--- Provided records Enclosed Below ---
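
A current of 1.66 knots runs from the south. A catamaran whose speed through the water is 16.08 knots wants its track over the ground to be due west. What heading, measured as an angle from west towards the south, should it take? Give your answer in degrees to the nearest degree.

The current pushes perpendicular to the desired track; the heading must have a component into the current equal to 1.66 knots: 16.08 sin θ = 1.66.
sin θ = 0.1032, so θ = 5.925°.

6°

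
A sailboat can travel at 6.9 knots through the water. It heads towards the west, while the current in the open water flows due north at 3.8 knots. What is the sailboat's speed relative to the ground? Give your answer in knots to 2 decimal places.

7.88 knots

Taking east as x and north as y: velocity relative to the water = (-6.900, 0.000) knots; the water relative to ground = (0.000, 3.800) knots.
Velocity relative to ground = (-6.900, 0.000) + (0.000, 3.800) = (-6.900, 3.800) knots.
Speed = |(-6.900, 3.800)| = 7.877 knots.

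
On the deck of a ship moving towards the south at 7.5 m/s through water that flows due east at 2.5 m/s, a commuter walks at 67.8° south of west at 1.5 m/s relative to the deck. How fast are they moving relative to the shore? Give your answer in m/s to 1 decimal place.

In east/north components (m/s): commuter relative to ship = (-0.567, -1.389); ship relative to water = (0.000, -7.500); water relative to ground = (2.500, 0.000).
Sum = (1.933, -8.889) m/s.
Speed = |(1.933, -8.889)| = 9.097 m/s.

9.1 m/s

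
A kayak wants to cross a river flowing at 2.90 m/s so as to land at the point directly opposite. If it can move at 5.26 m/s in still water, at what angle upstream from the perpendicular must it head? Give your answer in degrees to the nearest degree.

33°

To cancel the current, the upstream component of the kayak's velocity must equal the flow: 5.26 sin θ = 2.90.
sin θ = 2.90 / 5.26 = 0.5513.
θ = arcsin(0.5513) = 33.458°.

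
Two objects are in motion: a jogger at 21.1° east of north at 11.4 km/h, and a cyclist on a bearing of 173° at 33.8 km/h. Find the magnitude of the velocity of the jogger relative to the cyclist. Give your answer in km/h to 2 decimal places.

Taking east as x and north as y: jogger velocity = (4.104, 10.636) km/h; cyclist velocity = (4.119, -33.548) km/h.
Velocity of jogger relative to cyclist = (4.104, 10.636) − (4.119, -33.548) = (-0.015, 44.184) km/h.
Magnitude = |(-0.015, 44.184)| = 44.184 km/h.

44.18 km/h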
--- End of Enclosed Provided records ---
__What is being asked__.
Exact copies of all the entries above are to be printed.

__Response__.
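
A current of 1.66 knots runs from the south. A catamaran whose speed through the water is 16.08 knots wants its track over the ground to be due west. What heading, measured as an angle from west towards the south, should it take? Give your answer in degrees to the nearest degree.

The current pushes perpendicular to the desired track; the heading must have a component into the current equal to 1.66 knots: 16.08 sin θ = 1.66.
sin θ = 0.1032, so θ = 5.925°.

6°

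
A sailboat can travel at 6.9 knots through the water. It heads towards the west, while the current in the open water flows due north at 3.8 knots. What is the sailboat's speed relative to the ground? Give your answer in knots to 2 decimal places.

7.88 knots

Taking east as x and north as y: velocity relative to the water = (-6.900, 0.000) knots; the water relative to ground = (0.000, 3.800) knots.
Velocity relative to ground = (-6.900, 0.000) + (0.000, 3.800) = (-6.900, 3.800) knots.
Speed = |(-6.900, 3.800)| = 7.877 knots.

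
On the deck of a ship moving towards the south at 7.5 m/s through water that flows due east at 2.5 m/s, a commuter walks at 67.8° south of west at 1.5 m/s relative to the deck. How fast are they moving relative to the shore? Give your answer in m/s to 1 decimal place.

In east/north components (m/s): commuter relative to ship = (-0.567, -1.389); ship relative to water = (0.000, -7.500); water relative to ground = (2.500, 0.000).
Sum = (1.933, -8.889) m/s.
Speed = |(1.933, -8.889)| = 9.097 m/s.

9.1 m/s

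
A kayak wants to cross a river flowing at 2.90 m/s so as to land at the point directly opposite. If it can move at 5.26 m/s in still water, at what angle upstream from the perpendicular must it head? Give your answer in degrees to the nearest degree.

33°

To cancel the current, the upstream component of the kayak's velocity must equal the flow: 5.26 sin θ = 2.90.
sin θ = 2.90 / 5.26 = 0.5513.
θ = arcsin(0.5513) = 33.458°.

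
Two objects are in motion: a jogger at 21.1° east of north at 11.4 km/h, and a cyclist on a bearing of 173° at 33.8 km/h. Find the magnitude of the velocity of the jogger relative to the cyclist. Give your answer in km/h to 2 decimal places.

Taking east as x and north as y: jogger velocity = (4.104, 10.636) km/h; cyclist velocity = (4.119, -33.548) km/h.
Velocity of jogger relative to cyclist = (4.104, 10.636) − (4.119, -33.548) = (-0.015, 44.184) km/h.
Magnitude = |(-0.015, 44.184)| = 44.184 km/h.

44.18 km/h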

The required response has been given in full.